→ **What to do**:
Once the line containing "P0: alloc=(0, 1, 0, 0), needs=(1, 2, 2, 5)" is found in the entries below, reproduce it and every line after it, stopping at and including the line containing "res4, res1, res3."; reproduce nothing else, and keep each line exact.

→ **Information given**:
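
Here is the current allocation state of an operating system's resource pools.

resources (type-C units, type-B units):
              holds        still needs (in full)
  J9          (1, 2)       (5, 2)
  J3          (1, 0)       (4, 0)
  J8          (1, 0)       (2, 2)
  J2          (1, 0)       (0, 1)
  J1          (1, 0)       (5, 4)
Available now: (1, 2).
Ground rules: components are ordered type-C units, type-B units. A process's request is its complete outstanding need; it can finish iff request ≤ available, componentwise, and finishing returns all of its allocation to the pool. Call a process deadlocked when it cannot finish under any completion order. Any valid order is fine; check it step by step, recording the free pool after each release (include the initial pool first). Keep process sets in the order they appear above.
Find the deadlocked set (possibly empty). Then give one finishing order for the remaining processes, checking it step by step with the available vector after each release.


The deadlocked set is J9, J3 and J1.
Key observation: J2, J8 can finish, but then (3, 2) is all there is, and the blocked group's type-C units demands exceed it.
A valid finishing order for the others: J2, J8. Step-by-step check:
  pool = (1, 2)
  J2: need (0, 1) fits (1, 2); releases (1, 0), pool now (2, 2)
  J8: need (2, 2) fits (2, 2); releases (1, 0), pool now (3, 2)
None of the blocked processes ever fits:
  J9 still needs (5, 2) but only (3, 2) is free — short on type-C units
  J3 still needs (4, 0) but only (3, 2) is free — short on type-C units
  J1 still needs (5, 4) but only (3, 2) is free — short on type-C units and type-B units


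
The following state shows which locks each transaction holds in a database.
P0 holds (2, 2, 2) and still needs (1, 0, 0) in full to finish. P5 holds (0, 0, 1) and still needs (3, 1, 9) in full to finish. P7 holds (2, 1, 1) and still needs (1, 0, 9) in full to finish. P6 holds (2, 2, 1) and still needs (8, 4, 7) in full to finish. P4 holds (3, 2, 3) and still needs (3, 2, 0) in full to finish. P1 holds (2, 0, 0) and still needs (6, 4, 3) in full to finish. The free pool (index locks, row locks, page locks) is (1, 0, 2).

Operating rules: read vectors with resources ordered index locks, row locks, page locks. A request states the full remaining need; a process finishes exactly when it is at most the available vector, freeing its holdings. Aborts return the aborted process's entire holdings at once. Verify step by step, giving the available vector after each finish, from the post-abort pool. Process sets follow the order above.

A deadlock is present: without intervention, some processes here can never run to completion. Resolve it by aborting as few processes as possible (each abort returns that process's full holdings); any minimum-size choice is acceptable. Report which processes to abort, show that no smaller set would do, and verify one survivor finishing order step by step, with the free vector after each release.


The answer: abort P5.
Key observation: the returned (0, 0, 1) from P5 is what brings P7 — unrunnable before, under any order — into play at step 5.
No smaller set exists: with zero aborts the deadlock remains.
Survivors finish in the order: P0, P4, P1, P6, P7. Verifying each step (pool after the aborts first):
  pool = (1, 0, 3)
  P0: need (1, 0, 0) fits (1, 0, 3); releases (2, 2, 2), pool now (3, 2, 5)
  P4: need (3, 2, 0) fits (3, 2, 5); releases (3, 2, 3), pool now (6, 4, 8)
  P1: need (6, 4, 3) fits (6, 4, 8); releases (2, 0, 0), pool now (8, 4, 8)
  P6: need (8, 4, 7) fits (8, 4, 8); releases (2, 2, 1), pool now (10, 6, 9)
  P7: need (1, 0, 9) fits (10, 6, 9); releases (2, 1, 1), pool now (12, 7, 10)


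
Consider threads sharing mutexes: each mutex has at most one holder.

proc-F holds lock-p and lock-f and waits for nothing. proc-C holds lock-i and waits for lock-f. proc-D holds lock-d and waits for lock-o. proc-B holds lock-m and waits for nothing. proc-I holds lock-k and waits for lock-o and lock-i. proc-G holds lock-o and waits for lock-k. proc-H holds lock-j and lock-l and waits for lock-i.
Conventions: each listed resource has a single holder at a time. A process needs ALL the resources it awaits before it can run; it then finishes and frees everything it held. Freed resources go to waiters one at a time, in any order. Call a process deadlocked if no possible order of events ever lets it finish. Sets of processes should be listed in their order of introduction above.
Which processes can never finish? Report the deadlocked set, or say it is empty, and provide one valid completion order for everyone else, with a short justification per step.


Deadlocked set: proc-D, proc-I and proc-G.
Key observation: the waits loop around proc-G -> proc-I -> proc-G with no way out; proc-D waits into the deadlock from upstream.
The rest can finish in the order proc-F, proc-B, proc-C, proc-H.
Verifying each step:
  proc-F waits on nothing -> runs at once and releases lock-p and lock-f
  proc-B waits on nothing -> runs at once and releases lock-m
  proc-C waits on lock-f — all released -> runs and releases lock-i
  proc-H waits on lock-i — all released -> runs and releases lock-j and lock-l


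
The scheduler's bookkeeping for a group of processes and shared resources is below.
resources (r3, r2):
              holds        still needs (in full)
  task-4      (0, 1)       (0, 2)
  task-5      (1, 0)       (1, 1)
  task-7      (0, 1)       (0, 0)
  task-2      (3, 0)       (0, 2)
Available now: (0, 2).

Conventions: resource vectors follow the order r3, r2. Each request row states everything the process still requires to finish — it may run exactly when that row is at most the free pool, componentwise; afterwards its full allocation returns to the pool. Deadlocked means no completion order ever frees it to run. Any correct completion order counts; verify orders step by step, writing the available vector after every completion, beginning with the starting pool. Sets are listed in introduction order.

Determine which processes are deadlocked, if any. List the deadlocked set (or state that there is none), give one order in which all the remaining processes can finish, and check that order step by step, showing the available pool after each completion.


No process is deadlocked.
Key observation: no deadlock: task-7 fits now, and the freed resources carry the rest through.
A valid finishing order for the others: task-7, task-4, task-2, task-5. Walking it through:
  pool = (0, 2)
  task-7: need (0, 0) fits (0, 2); releases (0, 1), pool now (0, 3)
  task-4: need (0, 2) fits (0, 3); releases (0, 1), pool now (0, 4)
  task-2: need (0, 2) fits (0, 4); releases (3, 0), pool now (3, 4)
  task-5: need (1, 1) fits (3, 4); releases (1, 0), pool now (4, 4)


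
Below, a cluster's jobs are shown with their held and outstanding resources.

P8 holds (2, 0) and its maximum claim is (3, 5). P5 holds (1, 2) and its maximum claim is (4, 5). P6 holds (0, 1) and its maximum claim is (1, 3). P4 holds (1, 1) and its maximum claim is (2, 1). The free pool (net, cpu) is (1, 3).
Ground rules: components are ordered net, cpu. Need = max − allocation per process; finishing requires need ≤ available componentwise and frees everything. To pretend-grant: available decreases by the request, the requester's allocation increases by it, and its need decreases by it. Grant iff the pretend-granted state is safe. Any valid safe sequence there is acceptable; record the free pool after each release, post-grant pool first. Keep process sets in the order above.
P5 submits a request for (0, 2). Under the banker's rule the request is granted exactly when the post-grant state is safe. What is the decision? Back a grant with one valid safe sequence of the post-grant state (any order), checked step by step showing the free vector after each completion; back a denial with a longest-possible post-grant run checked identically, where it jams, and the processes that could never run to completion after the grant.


DENY: after the grant no complete ordering would exist.
Key observation: after P4, P6 the pool peaks at (2, 3), and each blocked process is short somewhere: P8 on cpu; P5 on net.
Pretend the grant happened; the run P4, P6 goes as far as possible. Check, step by step:
  pool = (1, 1)
  P4: need (1, 0) fits (1, 1); releases (1, 1), pool now (2, 2)
  P6: need (1, 2) fits (2, 2); releases (0, 1), pool now (2, 3)
  blocked: P8 wants (1, 5), pool (2, 3) — not enough cpu
  blocked: P5 wants (3, 1), pool (2, 3) — not enough net
Had the request been granted, P8 and P5 could never finish.


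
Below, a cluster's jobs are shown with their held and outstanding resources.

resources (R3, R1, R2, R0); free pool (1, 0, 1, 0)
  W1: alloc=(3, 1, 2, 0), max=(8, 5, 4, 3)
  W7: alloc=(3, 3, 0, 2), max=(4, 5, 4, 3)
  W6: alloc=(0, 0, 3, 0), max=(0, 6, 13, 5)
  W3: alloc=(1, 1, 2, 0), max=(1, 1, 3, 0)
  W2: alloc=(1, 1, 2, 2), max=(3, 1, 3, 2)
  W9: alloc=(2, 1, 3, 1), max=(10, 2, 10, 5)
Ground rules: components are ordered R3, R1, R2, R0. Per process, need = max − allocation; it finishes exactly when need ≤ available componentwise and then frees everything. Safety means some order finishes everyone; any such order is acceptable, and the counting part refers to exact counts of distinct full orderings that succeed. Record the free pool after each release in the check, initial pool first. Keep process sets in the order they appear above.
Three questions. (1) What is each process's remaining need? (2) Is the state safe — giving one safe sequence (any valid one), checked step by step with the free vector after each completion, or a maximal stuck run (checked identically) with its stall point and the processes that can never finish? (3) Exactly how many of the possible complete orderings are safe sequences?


(1) Need matrix, components ordered R3, R1, R2, R0:
  W1: (5, 4, 2, 3)
  W7: (1, 2, 4, 1)
  W6: (0, 6, 10, 5)
  W3: (0, 0, 1, 0)
  W2: (2, 0, 1, 0)
  W9: (8, 1, 7, 4)
(2) SAFE. One safe sequence: W3, W2, W7, W1, W9, W6.
Key observation: W3 is the earliest step where a requested resource binds exactly: need (0, 0, 1, 0), pool (1, 0, 1, 0) at its turn.
Step-by-step check:
  pool = (1, 0, 1, 0)
  run W3 (needs (0, 0, 1, 0), free (1, 0, 1, 0)); after release of (1, 1, 2, 0) the pool is (2, 1, 3, 0)
  run W2 (needs (2, 0, 1, 0), free (2, 1, 3, 0)); after release of (1, 1, 2, 2) the pool is (3, 2, 5, 2)
  run W7 (needs (1, 2, 4, 1), free (3, 2, 5, 2)); after release of (3, 3, 0, 2) the pool is (6, 5, 5, 4)
  run W1 (needs (5, 4, 2, 3), free (6, 5, 5, 4)); after release of (3, 1, 2, 0) the pool is (9, 6, 7, 4)
  run W9 (needs (8, 1, 7, 4), free (9, 6, 7, 4)); after release of (2, 1, 3, 1) the pool is (11, 7, 10, 5)
  run W6 (needs (0, 6, 10, 5), free (11, 7, 10, 5)); after release of (0, 0, 3, 0) the pool is (11, 7, 13, 5)
(3) Precisely 1 of the possible complete orderings is a safe sequence.


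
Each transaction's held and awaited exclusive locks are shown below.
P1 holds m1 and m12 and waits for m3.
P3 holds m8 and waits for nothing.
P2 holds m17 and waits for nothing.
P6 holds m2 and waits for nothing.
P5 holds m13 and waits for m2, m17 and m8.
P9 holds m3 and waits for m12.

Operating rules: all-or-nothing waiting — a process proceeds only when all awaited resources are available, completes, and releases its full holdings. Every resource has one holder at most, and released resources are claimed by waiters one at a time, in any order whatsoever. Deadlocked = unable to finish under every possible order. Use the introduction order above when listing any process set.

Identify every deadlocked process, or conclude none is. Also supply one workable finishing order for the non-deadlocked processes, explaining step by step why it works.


The deadlocked set is P1 and P9.
Key observation: the wait chain closes on itself along P1 -> P9 -> P1; no other process is dragged down with it.
The rest can finish in the order P2, P6, P3, P5.
Walking it through:
  P2: no waits; runs immediately, freeing m17
  P6: no waits; runs immediately, freeing m2
  P3: no waits; runs immediately, freeing m8
  run P5 (all its waits — m2, m17 and m8 — are resolved); releases m13


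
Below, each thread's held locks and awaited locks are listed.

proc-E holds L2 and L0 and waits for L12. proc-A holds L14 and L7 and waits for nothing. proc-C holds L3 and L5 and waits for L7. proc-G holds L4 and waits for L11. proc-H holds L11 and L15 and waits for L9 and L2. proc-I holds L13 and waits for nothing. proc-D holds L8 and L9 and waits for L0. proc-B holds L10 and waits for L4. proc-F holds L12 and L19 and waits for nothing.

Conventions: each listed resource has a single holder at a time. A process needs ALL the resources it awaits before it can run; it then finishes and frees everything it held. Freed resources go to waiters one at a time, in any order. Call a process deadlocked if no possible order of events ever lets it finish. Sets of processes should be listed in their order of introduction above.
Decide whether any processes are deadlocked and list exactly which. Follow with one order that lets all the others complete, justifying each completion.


The deadlocked set is empty.
Key observation: there is no circular wait here — follow any chain and it reaches a process that is free to run now.
A valid finishing order for the others: proc-F, proc-A, proc-E, proc-D, proc-I, proc-C, proc-H, proc-G, proc-B.
Verifying each step:
  run proc-F (it waits on nothing); releases L12 and L19
  run proc-A (it waits on nothing); releases L14 and L7
  run proc-E (all its waits — L12 — are resolved); releases L2 and L0
  run proc-D (all its waits — L0 — are resolved); releases L8 and L9
  run proc-I (it waits on nothing); releases L13
  run proc-C (all its waits — L7 — are resolved); releases L3 and L5
  run proc-H (all its waits — L9 and L2 — are resolved); releases L11 and L15
  run proc-G (all its waits — L11 — are resolved); releases L4
  run proc-B (all its waits — L4 — are resolved); releases L10


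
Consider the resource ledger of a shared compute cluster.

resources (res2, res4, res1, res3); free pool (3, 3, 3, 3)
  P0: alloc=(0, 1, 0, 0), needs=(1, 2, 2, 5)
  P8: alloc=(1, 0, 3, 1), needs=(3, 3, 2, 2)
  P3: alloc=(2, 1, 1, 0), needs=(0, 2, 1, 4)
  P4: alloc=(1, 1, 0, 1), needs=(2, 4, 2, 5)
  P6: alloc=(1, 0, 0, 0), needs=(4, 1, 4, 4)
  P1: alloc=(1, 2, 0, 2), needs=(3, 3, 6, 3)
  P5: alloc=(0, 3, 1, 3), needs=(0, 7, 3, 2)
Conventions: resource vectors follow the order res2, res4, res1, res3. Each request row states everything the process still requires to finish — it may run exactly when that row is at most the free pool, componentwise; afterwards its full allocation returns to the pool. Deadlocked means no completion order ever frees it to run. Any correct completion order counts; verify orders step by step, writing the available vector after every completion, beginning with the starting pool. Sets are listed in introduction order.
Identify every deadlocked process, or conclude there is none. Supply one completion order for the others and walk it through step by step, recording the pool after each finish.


No process is deadlocked.
Key observation: P8 leads a chain of completions in which each release enables another process.
The rest can finish in the order P8, P1, P0, P4, P3, P6, P5. Check, step by step:
  pool = (3, 3, 3, 3)
  run P8 (needs (3, 3, 2, 2), free (3, 3, 3, 3)); after release of (1, 0, 3, 1) the pool is (4, 3, 6, 4)
  run P1 (needs (3, 3, 6, 3), free (4, 3, 6, 4)); after release of (1, 2, 0, 2) the pool is (5, 5, 6, 6)
  run P0 (needs (1, 2, 2, 5), free (5, 5, 6, 6)); after release of (0, 1, 0, 0) the pool is (5, 6, 6, 6)
  run P4 (needs (2, 4, 2, 5), free (5, 6, 6, 6)); after release of (1, 1, 0, 1) the pool is (6, 7, 6, 7)
  run P3 (needs (0, 2, 1, 4), free (6, 7, 6, 7)); after release of (2, 1, 1, 0) the pool is (8, 8, 7, 7)
  run P6 (needs (4, 1, 4, 4), free (8, 8, 7, 7)); after release of (1, 0, 0, 0) the pool is (9, 8, 7, 7)
  run P5 (needs (0, 7, 3, 2), free (9, 8, 7, 7)); after release of (0, 3, 1, 3) the pool is (9, 11, 8, 10)


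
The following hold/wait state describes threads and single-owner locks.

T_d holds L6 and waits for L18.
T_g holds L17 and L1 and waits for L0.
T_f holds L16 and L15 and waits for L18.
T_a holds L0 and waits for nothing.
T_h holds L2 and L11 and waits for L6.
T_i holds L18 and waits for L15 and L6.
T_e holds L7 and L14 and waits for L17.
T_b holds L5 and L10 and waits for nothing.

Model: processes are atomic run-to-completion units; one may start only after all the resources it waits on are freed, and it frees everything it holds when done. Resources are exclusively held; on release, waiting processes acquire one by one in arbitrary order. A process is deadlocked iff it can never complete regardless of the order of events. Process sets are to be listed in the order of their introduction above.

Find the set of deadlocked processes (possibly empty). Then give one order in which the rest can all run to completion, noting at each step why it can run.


Deadlocked set: T_d, T_f, T_h and T_i.
Key observation: the knot is the closed ring of waits T_d -> T_i -> T_d; T_f is caught in further circular waits and T_h waits into the deadlock from upstream.
A valid finishing order for the others: T_a, T_g, T_b, T_e.
Check, step by step:
  T_a: no waits; runs immediately, freeing L0
  T_g waits on L0 — all released -> runs and releases L17 and L1
  T_b: no waits; runs immediately, freeing L5 and L10
  T_e waits on L17 — all released -> runs and releases L7 and L14


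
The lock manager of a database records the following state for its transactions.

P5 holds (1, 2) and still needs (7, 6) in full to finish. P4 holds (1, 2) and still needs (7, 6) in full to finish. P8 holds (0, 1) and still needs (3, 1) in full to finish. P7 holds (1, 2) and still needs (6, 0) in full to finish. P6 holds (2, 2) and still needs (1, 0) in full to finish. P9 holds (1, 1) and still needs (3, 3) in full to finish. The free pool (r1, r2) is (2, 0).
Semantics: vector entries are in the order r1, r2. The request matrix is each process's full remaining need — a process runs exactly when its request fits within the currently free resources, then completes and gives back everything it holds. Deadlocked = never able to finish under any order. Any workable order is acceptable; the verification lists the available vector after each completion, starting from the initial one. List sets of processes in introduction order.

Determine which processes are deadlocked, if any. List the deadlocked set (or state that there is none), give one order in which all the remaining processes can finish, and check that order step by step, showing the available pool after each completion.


Deadlocked: P5, P4 and P7.
Key observation: P6, P8, P9 can finish, but then (5, 4) is all there is, and the blocked group's r1 demands exceed it.
One completion order for the rest: P6, P8, P9. Step-by-step check:
  pool = (2, 0)
  P6 needs (1, 0) <= (2, 0) -> finishes; pool += (2, 2) = (4, 2)
  P8 needs (3, 1) <= (4, 2) -> finishes; pool += (0, 1) = (4, 3)
  P9 needs (3, 3) <= (4, 3) -> finishes; pool += (1, 1) = (5, 4)
None of the blocked processes ever fits:
  P5 cannot run: need (7, 6) vs free (5, 4) (insufficient r1 and r2)
  P4 cannot run: need (7, 6) vs free (5, 4) (insufficient r1 and r2)
  P7 cannot run: need (6, 0) vs free (5, 4) (insufficient r1)


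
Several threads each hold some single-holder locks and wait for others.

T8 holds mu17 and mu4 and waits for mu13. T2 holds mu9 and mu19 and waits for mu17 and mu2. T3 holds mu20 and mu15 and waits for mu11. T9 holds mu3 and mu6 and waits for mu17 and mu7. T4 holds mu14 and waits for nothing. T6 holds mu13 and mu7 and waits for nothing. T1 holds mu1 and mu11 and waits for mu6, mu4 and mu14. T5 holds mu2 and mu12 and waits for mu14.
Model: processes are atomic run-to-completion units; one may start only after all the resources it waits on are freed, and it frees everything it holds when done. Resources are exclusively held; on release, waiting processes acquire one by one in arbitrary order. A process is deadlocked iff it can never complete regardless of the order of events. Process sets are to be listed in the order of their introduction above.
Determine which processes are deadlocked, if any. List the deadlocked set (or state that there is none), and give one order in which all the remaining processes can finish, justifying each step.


Nothing here is deadlocked.
Key observation: the waits form no ring: some process can always run, and its releases unblock the others one by one.
The rest can finish in the order T6, T8, T9, T4, T5, T2, T1, T3.
Step-by-step check:
  T6: no waits; runs immediately, freeing mu13 and mu7
  T8: everything it awaited (mu13) is free; runs, freeing mu17 and mu4
  T9: everything it awaited (mu17 and mu7) is free; runs, freeing mu3 and mu6
  T4: no waits; runs immediately, freeing mu14
  T5: everything it awaited (mu14) is free; runs, freeing mu2 and mu12
  T2: everything it awaited (mu17 and mu2) is free; runs, freeing mu9 and mu19
  T1: everything it awaited (mu6, mu4 and mu14) is free; runs, freeing mu1 and mu11
  T3: everything it awaited (mu11) is free; runs, freeing mu20 and mu15


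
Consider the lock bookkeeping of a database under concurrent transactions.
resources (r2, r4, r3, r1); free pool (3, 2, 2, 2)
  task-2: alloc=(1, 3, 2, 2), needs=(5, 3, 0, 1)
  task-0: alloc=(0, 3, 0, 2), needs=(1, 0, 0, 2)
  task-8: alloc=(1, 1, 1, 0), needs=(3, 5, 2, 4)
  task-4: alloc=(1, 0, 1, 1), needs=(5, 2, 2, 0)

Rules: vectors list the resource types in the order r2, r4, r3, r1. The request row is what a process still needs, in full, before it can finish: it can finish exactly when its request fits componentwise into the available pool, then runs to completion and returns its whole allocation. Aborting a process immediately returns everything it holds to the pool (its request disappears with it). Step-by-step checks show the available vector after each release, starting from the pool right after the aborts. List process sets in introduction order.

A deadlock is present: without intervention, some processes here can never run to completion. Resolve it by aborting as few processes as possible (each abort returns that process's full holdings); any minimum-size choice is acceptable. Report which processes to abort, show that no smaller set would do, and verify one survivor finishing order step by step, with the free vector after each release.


The answer: abort task-4.
Key observation: the deadlocked task-2 becomes finishable only because task-4 released (1, 0, 1, 1); it completes at step 3 below.
No smaller set exists: with zero aborts the deadlock remains.
Survivors finish in the order: task-0, task-8, task-2. Step-by-step check (pool after the aborts first):
  pool = (4, 2, 3, 3)
  task-0: need (1, 0, 0, 2) fits (4, 2, 3, 3); releases (0, 3, 0, 2), pool now (4, 5, 3, 5)
  task-8: need (3, 5, 2, 4) fits (4, 5, 3, 5); releases (1, 1, 1, 0), pool now (5, 6, 4, 5)
  task-2: need (5, 3, 0, 1) fits (5, 6, 4, 5); releases (1, 3, 2, 2), pool now (6, 9, 6, 7)


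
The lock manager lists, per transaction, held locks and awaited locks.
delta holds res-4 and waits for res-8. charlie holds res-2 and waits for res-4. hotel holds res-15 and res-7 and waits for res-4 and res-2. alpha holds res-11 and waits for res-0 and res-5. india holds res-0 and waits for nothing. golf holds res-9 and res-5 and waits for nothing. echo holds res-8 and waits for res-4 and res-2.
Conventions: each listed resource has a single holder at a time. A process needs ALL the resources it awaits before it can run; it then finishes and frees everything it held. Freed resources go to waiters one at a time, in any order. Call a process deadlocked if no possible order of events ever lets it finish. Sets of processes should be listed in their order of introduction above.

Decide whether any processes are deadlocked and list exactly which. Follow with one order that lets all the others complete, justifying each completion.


Deadlocked set: delta, charlie, hotel and echo.
Key observation: along delta -> echo -> delta, each member waits on what the next one holds — a deadlock; charlie is caught in further circular waits and hotel waits into the deadlock from upstream.
The rest can finish in the order golf, india, alpha.
Walking it through:
  run golf (it waits on nothing); releases res-9 and res-5
  run india (it waits on nothing); releases res-0
  run alpha (all its waits — res-0 and res-5 — are resolved); releases res-11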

→ **Task solution**:
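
  P0: alloc=(0, 1, 0, 0), needs=(1, 2, 2, 5)
  P8: alloc=(1, 0, 3, 1), needs=(3, 3, 2, 2)
  P3: alloc=(2, 1, 1, 0), needs=(0, 2, 1, 4)
  P4: alloc=(1, 1, 0, 1), needs=(2, 4, 2, 5)
  P6: alloc=(1, 0, 0, 0), needs=(4, 1, 4, 4)
  P1: alloc=(1, 2, 0, 2), needs=(3, 3, 6, 3)
  P5: alloc=(0, 3, 1, 3), needs=(0, 7, 3, 2)
Conventions: resource vectors follow the order res2, res4, res1, res3. Each request row states everything the process still requires to finish — it may run exactly when that row is at most the free pool, componentwise; afterwards its full allocation returns to the pool. Deadlocked means no completion order ever frees it to run. Any correct completion order counts; verify orders step by step, writing the available vector after every completion, beginning with the starting pool. Sets are listed in introduction order.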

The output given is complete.